Problem details:
After locating the line with "3, n = 386.", reproduce it and all following lines of the listing below exactly, stopping only at the final line.

[Opening Exercise inputs section]

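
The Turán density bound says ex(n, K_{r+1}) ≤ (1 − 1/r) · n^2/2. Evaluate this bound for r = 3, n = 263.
Turán density bound = (2/3) · 263^2/2 = 69169/3 ≈ 23056.3333

Turán's theorem: ex(n, K_{r+1}) is achieved by the complete r-partite Turán graph T(n, r) with parts as balanced as possible, and is at most (1 − 1/r) · n^2/2. For r = 3, n = 263: the density bound is (2/3) · 69169/2 = 69169/3 ≈ 23056.3333. The integer-valued extremum is e(T(263, 3)) = 23056, which is strictly less than the density bound 69169/3 since 3 ∤ 263 (the parts of T(263, 3) cannot all be equal).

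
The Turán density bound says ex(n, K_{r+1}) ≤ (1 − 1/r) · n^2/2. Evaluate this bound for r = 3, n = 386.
Turán density bound = (2/3) · 386^2/2 = 148996/3 ≈ 49665.3333

Turán's theorem: ex(n, K_{r+1}) is achieved by the complete r-partite Turán graph T(n, r) with parts as balanced as possible, and is at most (1 − 1/r) · n^2/2. For r = 3, n = 386: the density bound is (2/3) · 148996/2 = 148996/3 ≈ 49665.3333. The integer-valued extremum is e(T(386, 3)) = 49665, which is strictly less than the density bound 148996/3 since 3 ∤ 386 (the parts of T(386, 3) cannot all be equal).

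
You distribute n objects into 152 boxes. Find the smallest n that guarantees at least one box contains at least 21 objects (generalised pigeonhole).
n = (21 − 1)·152 + 1 = 3041

By the generalised pigeonhole principle, to guarantee some box contains ≥ r objects we need more than (r − 1) · k objects total. Threshold: n = (r − 1) · k + 1. With r = 21 and k = 152: n = 20 · 152 + 1 = 3040 + 1 = 3041. For n = 3040 = 20 · 152, we can put exactly 20 objects in every box, avoiding 21 in any single one — so 3041 is tight.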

[Closing Exercise inputs section]

Result of the task:
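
The Turán density bound says ex(n, K_{r+1}) ≤ (1 − 1/r) · n^2/2. Evaluate this bound for r = 3, n = 386.
Turán density bound = (2/3) · 386^2/2 = 148996/3 ≈ 49665.3333

Turán's theorem: ex(n, K_{r+1}) is achieved by the complete r-partite Turán graph T(n, r) with parts as balanced as possible, and is at most (1 − 1/r) · n^2/2. For r = 3, n = 386: the density bound is (2/3) · 148996/2 = 148996/3 ≈ 49665.3333. The integer-valued extremum is e(T(386, 3)) = 49665, which is strictly less than the density bound 148996/3 since 3 ∤ 386 (the parts of T(386, 3) cannot all be equal).

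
You distribute n objects into 152 boxes. Find the smallest n that guarantees at least one box contains at least 21 objects (generalised pigeonhole).
n = (21 − 1)·152 + 1 = 3041

By the generalised pigeonhole principle, to guarantee some box contains ≥ r objects we need more than (r − 1) · k objects total. Threshold: n = (r − 1) · k + 1. With r = 21 and k = 152: n = 20 · 152 + 1 = 3040 + 1 = 3041. For n = 3040 = 20 · 152, we can put exactly 20 objects in every box, avoiding 21 in any single one — so 3041 is tight.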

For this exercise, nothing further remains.